Go through the data and copy every line in which "maps" appears.

+++ Data supplied +++

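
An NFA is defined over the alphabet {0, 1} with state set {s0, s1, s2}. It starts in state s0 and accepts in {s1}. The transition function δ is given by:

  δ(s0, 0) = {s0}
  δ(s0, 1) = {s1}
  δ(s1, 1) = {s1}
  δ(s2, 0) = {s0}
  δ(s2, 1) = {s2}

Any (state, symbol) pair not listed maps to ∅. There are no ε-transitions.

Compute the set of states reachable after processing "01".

{s1}

Start in {s0}.
Read '0': s0→{s0}; now {s0}.
Read '1': s0→{s1}; now {s1}.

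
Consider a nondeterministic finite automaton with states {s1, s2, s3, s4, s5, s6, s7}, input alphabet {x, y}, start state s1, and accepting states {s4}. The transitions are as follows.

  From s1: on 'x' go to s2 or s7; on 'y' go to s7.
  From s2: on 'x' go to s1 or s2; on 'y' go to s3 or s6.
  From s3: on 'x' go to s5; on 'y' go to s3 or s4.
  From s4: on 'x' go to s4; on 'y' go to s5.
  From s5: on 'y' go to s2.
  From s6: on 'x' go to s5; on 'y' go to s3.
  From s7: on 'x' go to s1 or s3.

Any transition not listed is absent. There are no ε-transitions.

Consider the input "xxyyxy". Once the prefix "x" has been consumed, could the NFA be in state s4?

Start in {s1}.
Read 'x': s1→{s2, s7}; now {s2, s7}.
State s4 is not in {s2, s7}.

No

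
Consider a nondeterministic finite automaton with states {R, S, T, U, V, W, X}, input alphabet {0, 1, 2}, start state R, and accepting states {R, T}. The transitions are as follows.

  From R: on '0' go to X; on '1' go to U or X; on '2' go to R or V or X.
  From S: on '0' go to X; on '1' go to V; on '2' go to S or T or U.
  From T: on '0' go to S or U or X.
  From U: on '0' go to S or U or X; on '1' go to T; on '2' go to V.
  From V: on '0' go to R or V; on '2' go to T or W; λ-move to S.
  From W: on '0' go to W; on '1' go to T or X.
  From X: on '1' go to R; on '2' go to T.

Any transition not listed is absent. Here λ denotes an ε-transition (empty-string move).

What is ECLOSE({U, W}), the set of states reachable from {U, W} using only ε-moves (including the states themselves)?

{U, W}

Begin with {U, W}.
No ε-moves leave this set, so the closure equals the set itself.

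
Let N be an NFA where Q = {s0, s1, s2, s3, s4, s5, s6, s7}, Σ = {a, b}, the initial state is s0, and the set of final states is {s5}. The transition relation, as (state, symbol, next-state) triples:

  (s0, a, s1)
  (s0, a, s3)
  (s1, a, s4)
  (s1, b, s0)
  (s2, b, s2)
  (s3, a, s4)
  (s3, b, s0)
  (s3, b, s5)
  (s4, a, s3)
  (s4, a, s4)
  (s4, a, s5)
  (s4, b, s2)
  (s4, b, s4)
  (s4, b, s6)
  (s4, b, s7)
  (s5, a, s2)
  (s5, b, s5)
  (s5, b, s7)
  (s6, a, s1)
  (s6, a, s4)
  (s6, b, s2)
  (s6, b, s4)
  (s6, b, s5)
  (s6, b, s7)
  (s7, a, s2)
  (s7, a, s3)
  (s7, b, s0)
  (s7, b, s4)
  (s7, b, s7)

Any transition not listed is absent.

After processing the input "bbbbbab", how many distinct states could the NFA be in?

0

Start in {s0}.
Read 'b': {s0} → ∅.
The set is empty and remains empty for the remaining 6 symbols.
That set has 0 states.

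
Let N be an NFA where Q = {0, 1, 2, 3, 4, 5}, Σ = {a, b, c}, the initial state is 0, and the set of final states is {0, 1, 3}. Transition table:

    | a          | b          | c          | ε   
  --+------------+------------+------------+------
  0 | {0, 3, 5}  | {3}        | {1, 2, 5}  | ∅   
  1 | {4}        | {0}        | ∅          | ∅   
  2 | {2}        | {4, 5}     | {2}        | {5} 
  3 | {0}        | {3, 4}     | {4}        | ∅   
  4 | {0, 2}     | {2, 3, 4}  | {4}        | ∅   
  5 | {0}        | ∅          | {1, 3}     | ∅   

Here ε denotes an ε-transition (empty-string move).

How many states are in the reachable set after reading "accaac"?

5

Start in {0}.
Read 'a': {0} → {0, 3, 5}.
Read 'c': {0, 3, 5} → {1, 2, 3, 4, 5}.
Read 'c': {1, 2, 3, 4, 5} → {1, 2, 3, 4, 5}.
Read 'a': {1, 2, 3, 4, 5} → {0, 2, 4, 5}.
Read 'a': {0, 2, 4, 5} → {0, 2, 3, 5}.
Read 'c': {0, 2, 3, 5} → {1, 2, 3, 4, 5}.
That set has 5 states.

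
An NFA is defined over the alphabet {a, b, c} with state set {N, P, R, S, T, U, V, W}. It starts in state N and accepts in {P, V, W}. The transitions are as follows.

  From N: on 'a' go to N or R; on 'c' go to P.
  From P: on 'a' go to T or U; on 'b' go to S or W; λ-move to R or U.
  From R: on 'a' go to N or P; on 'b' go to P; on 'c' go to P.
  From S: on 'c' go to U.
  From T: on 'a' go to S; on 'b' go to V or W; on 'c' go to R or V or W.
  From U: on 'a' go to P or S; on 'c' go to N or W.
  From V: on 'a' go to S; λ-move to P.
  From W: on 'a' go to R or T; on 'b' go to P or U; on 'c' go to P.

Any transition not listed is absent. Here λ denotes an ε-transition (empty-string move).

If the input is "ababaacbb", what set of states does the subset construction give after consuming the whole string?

{P, R, S, U, W}

Start in {N}.
Read 'a': {N} → {N, R}.
Read 'b': {N, R} → {P, R, U}.
Read 'a': {P, R, U} → {N, P, R, S, T, U}.
Read 'b': {N, P, R, S, T, U} → {P, R, S, U, V, W}.
Read 'a': {P, R, S, U, V, W} → {N, P, R, S, T, U}.
Read 'a': {N, P, R, S, T, U} → {N, P, R, S, T, U}.
Read 'c': {N, P, R, S, T, U} → {N, P, R, U, V, W}.
Read 'b': {N, P, R, U, V, W} → {P, R, S, U, W}.
Read 'b': {P, R, S, U, W} → {P, R, S, U, W}.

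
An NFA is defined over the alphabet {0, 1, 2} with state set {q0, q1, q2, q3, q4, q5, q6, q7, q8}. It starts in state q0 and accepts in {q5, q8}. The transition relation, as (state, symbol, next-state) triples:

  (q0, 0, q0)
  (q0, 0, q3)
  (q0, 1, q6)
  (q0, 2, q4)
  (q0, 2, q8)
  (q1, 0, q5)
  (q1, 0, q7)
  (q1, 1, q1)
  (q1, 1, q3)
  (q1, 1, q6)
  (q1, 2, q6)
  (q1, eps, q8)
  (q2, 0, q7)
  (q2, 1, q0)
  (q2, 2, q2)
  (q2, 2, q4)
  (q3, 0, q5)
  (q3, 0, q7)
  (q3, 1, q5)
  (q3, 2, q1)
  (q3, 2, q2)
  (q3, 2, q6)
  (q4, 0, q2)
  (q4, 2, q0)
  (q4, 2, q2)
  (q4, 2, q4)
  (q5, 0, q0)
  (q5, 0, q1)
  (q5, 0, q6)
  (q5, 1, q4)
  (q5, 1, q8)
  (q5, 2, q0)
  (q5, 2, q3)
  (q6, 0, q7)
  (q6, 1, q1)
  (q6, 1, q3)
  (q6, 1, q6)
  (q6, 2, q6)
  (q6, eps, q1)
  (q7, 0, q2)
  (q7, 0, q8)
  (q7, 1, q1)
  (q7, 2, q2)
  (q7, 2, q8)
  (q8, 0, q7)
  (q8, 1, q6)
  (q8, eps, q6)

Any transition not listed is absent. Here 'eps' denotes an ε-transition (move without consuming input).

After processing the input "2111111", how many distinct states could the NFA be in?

6

Start in {q0}.
Read '2': q0→{q4, q8}; union {q4, q8}; ε-closure = {q1, q4, q6, q8}.
Read '1': q1→{q1, q3, q6}, q4→∅, q6→{q1, q3, q6}, q8→{q6}; union {q1, q3, q6}; ε-closure = {q1, q3, q6, q8}.
Read '1': q1→{q1, q3, q6}, q3→{q5}, q6→{q1, q3, q6}, q8→{q6}; union {q1, q3, q5, q6}; ε-closure = {q1, q3, q5, q6, q8}.
Read '1': q1→{q1, q3, q6}, q3→{q5}, q5→{q4, q8}, q6→{q1, q3, q6}, q8→{q6}; now {q1, q3, q4, q5, q6, q8}.
Read '1': q1→{q1, q3, q6}, q3→{q5}, q4→∅, q5→{q4, q8}, q6→{q1, q3, q6}, q8→{q6}; now {q1, q3, q4, q5, q6, q8}.
Read '1': q1→{q1, q3, q6}, q3→{q5}, q4→∅, q5→{q4, q8}, q6→{q1, q3, q6}, q8→{q6}; now {q1, q3, q4, q5, q6, q8}.
Read '1': q1→{q1, q3, q6}, q3→{q5}, q4→∅, q5→{q4, q8}, q6→{q1, q3, q6}, q8→{q6}; now {q1, q3, q4, q5, q6, q8}.
That set has 6 states.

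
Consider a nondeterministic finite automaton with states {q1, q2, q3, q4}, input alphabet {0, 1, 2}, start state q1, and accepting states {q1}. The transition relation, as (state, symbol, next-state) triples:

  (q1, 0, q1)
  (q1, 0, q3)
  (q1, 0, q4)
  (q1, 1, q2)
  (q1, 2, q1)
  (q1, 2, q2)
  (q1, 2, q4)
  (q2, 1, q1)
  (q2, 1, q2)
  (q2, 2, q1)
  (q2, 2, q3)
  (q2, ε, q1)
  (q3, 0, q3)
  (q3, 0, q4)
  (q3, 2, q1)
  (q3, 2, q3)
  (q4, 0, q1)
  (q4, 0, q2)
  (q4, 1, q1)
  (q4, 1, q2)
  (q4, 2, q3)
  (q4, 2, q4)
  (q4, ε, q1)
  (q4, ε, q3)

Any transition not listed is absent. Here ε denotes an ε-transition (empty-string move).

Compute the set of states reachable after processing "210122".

Start in {q1}.
Read '2': {q1} → {q1, q2, q3, q4}.
Read '1': {q1, q2, q3, q4} → {q1, q2}.
Read '0': {q1, q2} → {q1, q3, q4}.
Read '1': {q1, q3, q4} → {q1, q2}.
Read '2': {q1, q2} → {q1, q2, q3, q4}.
Read '2': {q1, q2, q3, q4} → {q1, q2, q3, q4}.

{q1, q2, q3, q4}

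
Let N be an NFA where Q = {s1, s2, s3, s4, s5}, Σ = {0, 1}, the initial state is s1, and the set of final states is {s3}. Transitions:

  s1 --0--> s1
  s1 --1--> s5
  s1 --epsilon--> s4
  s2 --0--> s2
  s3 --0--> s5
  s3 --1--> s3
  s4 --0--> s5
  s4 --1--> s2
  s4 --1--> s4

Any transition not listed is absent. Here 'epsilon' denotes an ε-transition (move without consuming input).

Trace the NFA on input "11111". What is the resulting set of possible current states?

{s2, s4}

Start: ε-closure({s1}) = {s1, s4}.
Read '1': s1→{s5}, s4→{s2, s4}; now {s2, s4, s5}.
Read '1': s2→∅, s4→{s2, s4}, s5→∅; now {s2, s4}.
Read '1': s2→∅, s4→{s2, s4}; now {s2, s4}.
Read '1': s2→∅, s4→{s2, s4}; now {s2, s4}.
Read '1': s2→∅, s4→{s2, s4}; now {s2, s4}.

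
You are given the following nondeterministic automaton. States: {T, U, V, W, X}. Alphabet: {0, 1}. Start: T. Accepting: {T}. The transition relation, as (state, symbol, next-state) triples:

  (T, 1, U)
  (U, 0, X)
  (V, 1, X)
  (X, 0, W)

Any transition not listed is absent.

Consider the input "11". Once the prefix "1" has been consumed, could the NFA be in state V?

No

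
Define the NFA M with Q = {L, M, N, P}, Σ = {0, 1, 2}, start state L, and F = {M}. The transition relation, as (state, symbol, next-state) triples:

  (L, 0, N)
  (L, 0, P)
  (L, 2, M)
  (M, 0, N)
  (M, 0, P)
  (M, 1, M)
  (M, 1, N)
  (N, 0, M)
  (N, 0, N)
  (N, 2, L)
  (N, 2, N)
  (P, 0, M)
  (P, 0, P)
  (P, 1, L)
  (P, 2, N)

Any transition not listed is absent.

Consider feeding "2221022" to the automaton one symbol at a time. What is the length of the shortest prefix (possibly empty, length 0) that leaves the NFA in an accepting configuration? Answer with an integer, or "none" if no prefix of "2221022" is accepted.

1

Start in {L}.
Read '2': {L} → {M}.
None of the earlier sets intersect F, but {M} does.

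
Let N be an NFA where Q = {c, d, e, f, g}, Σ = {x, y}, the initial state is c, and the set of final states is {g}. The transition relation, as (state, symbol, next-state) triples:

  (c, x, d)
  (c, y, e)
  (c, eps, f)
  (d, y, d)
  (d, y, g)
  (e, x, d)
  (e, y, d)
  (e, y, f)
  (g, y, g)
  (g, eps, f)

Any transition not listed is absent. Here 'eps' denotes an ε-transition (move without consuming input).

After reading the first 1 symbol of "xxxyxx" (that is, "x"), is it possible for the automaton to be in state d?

Yes

Start: ε-closure({c}) = {c, f}.
Read 'x': c→{d}, f→∅; now {d}.
State d is in {d}.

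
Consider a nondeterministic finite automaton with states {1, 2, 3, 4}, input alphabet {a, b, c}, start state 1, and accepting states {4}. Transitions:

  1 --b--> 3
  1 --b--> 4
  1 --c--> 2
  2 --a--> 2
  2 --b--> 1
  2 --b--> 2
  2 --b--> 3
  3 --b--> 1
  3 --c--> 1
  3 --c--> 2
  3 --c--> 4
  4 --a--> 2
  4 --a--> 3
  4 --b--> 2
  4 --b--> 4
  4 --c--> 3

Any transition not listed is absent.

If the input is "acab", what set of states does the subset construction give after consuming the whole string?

∅

Start in {1}.
Read 'a': {1} → ∅.
The set is empty and remains empty for the remaining 3 symbols.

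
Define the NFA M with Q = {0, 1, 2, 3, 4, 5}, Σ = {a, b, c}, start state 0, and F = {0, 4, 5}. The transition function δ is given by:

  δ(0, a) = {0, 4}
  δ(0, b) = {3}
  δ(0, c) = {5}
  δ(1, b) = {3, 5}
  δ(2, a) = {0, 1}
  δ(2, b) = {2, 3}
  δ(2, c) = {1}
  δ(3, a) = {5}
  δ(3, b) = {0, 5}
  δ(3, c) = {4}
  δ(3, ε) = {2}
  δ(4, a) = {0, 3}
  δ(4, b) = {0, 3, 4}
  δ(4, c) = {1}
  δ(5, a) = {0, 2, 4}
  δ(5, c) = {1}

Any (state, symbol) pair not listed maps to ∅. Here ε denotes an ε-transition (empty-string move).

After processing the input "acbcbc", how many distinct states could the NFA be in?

3

Start in {0}.
Read 'a': {0} → {0, 4}.
Read 'c': {0, 4} → {1, 5}.
Read 'b': {1, 5} → {2, 3, 5}.
Read 'c': {2, 3, 5} → {1, 4}.
Read 'b': {1, 4} → {0, 2, 3, 4, 5}.
Read 'c': {0, 2, 3, 4, 5} → {1, 4, 5}.
That set has 3 states.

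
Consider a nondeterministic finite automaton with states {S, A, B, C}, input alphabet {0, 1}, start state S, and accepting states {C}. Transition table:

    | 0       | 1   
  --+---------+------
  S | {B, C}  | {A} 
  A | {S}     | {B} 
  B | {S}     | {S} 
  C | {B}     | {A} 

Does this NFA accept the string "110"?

Start in {S}.
Read '1': S→{A}; now {A}.
Read '1': A→{B}; now {B}.
Read '0': B→{S}; now {S}.
The final set {S} contains no accepting state.

No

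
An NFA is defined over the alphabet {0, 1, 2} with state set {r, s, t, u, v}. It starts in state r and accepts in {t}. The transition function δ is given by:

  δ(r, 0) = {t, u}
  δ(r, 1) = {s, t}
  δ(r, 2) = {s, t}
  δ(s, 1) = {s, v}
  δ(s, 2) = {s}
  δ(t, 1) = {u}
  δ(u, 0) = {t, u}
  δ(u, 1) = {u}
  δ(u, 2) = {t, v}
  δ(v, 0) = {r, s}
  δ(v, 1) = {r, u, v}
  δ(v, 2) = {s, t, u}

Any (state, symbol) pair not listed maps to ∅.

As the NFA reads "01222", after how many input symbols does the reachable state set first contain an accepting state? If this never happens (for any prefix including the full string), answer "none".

1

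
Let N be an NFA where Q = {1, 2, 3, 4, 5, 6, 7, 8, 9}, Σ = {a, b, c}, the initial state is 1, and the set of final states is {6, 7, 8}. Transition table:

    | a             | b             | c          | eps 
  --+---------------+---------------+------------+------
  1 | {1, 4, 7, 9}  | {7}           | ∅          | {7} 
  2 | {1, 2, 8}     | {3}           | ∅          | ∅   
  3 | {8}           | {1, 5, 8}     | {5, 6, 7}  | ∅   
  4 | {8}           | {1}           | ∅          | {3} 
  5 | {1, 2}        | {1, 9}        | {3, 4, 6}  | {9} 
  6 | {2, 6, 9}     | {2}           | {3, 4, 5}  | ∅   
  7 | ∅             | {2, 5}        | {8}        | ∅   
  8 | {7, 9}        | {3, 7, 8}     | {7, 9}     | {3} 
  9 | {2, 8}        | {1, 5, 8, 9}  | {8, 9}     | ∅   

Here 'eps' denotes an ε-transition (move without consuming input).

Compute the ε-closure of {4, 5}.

{3, 4, 5, 9}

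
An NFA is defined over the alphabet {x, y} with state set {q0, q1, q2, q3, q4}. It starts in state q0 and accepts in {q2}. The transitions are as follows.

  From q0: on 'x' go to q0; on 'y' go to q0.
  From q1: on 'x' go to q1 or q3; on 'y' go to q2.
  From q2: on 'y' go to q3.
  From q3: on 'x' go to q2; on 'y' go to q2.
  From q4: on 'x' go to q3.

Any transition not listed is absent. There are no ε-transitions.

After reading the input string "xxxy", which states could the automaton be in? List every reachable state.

Start in {q0}.
Read 'x': q0→{q0}; now {q0}.
Read 'x': q0→{q0}; now {q0}.
Read 'x': q0→{q0}; now {q0}.
Read 'y': q0→{q0}; now {q0}.

{q0}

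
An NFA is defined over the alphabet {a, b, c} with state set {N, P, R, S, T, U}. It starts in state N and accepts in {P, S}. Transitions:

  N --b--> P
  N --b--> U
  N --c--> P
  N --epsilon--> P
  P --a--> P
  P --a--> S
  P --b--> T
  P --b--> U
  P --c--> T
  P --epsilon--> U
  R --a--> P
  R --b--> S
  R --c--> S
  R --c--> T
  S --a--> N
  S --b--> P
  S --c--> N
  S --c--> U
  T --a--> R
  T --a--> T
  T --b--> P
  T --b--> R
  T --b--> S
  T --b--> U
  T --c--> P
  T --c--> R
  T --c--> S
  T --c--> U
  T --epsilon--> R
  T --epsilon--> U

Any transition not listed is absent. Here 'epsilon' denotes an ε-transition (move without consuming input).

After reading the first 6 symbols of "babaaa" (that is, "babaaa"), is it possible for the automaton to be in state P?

Yes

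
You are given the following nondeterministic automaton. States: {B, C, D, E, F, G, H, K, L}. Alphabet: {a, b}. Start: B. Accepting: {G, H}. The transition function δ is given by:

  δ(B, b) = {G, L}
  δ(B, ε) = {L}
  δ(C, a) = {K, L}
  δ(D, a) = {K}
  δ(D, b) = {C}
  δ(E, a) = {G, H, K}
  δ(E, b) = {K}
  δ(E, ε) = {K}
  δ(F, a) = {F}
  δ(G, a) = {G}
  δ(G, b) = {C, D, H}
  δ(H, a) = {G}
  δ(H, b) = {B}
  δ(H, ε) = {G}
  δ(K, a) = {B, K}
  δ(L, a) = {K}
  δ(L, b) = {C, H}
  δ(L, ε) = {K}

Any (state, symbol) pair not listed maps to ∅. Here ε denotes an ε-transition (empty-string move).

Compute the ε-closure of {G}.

Begin with {G}.
No ε-moves leave this set, so the closure equals the set itself.

{G}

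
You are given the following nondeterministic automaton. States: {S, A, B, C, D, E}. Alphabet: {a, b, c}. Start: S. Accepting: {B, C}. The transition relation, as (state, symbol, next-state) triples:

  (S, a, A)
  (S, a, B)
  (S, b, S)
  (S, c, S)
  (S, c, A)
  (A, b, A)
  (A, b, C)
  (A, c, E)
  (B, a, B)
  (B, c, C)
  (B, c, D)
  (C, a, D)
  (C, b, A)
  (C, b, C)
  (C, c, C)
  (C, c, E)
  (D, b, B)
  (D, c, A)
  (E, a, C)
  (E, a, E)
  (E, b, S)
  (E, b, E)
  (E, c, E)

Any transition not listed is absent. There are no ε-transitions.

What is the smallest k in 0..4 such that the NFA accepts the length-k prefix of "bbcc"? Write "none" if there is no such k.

Start in {S}.
Read 'b': S→{S}; now {S}.
Read 'b': S→{S}; now {S}.
Read 'c': S→{S, A}; now {S, A}.
Read 'c': S→{S, A}, A→{E}; now {S, A, E}.
No reachable set along the way intersects F.

none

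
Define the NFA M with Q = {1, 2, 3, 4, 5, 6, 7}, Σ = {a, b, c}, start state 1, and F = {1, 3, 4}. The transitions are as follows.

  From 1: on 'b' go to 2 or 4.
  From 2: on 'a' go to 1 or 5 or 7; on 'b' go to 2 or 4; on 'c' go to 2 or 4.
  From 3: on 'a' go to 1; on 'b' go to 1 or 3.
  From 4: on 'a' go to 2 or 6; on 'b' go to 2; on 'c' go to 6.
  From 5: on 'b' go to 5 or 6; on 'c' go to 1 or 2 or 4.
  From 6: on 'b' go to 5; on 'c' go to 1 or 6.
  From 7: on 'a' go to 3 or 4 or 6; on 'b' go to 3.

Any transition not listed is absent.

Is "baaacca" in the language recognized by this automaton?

Start in {1}.
Read 'b': {1} → {2, 4}.
Read 'a': {2, 4} → {1, 2, 5, 6, 7}.
Read 'a': {1, 2, 5, 6, 7} → {1, 3, 4, 5, 6, 7}.
Read 'a': {1, 3, 4, 5, 6, 7} → {1, 2, 3, 4, 6}.
Read 'c': {1, 2, 3, 4, 6} → {1, 2, 4, 6}.
Read 'c': {1, 2, 4, 6} → {1, 2, 4, 6}.
Read 'a': {1, 2, 4, 6} → {1, 2, 5, 6, 7}.
The final set {1, 2, 5, 6, 7} contains the accepting state 1.

Yes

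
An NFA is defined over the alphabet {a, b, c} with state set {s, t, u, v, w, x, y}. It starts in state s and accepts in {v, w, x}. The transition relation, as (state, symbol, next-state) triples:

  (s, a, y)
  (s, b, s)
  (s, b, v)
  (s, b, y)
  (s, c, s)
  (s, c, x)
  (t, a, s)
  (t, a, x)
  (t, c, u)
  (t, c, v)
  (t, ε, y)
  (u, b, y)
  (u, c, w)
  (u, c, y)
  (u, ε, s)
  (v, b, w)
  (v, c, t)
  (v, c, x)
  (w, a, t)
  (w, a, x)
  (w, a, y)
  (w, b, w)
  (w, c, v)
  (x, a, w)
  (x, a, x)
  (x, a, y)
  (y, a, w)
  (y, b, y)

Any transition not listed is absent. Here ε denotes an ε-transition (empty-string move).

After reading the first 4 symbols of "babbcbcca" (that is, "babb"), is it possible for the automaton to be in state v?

No

Start in {s}.
Read 'b': s→{s, v, y}; now {s, v, y}.
Read 'a': s→{y}, v→∅, y→{w}; now {w, y}.
Read 'b': w→{w}, y→{y}; now {w, y}.
Read 'b': w→{w}, y→{y}; now {w, y}.
State v is not in {w, y}.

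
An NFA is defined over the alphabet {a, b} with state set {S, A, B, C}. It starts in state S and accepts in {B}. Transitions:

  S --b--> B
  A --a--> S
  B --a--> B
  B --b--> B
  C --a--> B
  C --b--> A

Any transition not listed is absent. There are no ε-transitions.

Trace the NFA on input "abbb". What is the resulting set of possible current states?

Start in {S}.
Read 'a': {S} → ∅.
The set is empty and remains empty for the remaining 3 symbols.

∅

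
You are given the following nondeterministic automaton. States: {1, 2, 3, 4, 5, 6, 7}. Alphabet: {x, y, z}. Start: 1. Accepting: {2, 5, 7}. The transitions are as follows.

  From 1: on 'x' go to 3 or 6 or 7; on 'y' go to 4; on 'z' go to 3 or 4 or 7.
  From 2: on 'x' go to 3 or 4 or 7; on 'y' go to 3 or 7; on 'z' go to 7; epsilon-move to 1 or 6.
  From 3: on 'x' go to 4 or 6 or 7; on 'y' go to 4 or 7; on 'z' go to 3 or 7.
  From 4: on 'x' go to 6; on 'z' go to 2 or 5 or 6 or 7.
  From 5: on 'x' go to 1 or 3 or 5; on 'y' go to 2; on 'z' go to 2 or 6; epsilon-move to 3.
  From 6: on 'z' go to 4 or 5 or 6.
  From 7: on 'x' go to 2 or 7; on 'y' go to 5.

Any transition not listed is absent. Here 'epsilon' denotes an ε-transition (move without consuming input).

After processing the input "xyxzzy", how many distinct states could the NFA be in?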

+++

### Answer box:
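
Any (state, symbol) pair not listed maps to ∅. There are no ε-transitions.
Any (state, symbol) pair not listed maps to ∅. Here ε denotes an ε-transition (empty-string move).
Any (state, symbol) pair not listed maps to ∅.
Any (state, symbol) pair not listed maps to ∅. Here ε denotes an ε-transition (empty-string move).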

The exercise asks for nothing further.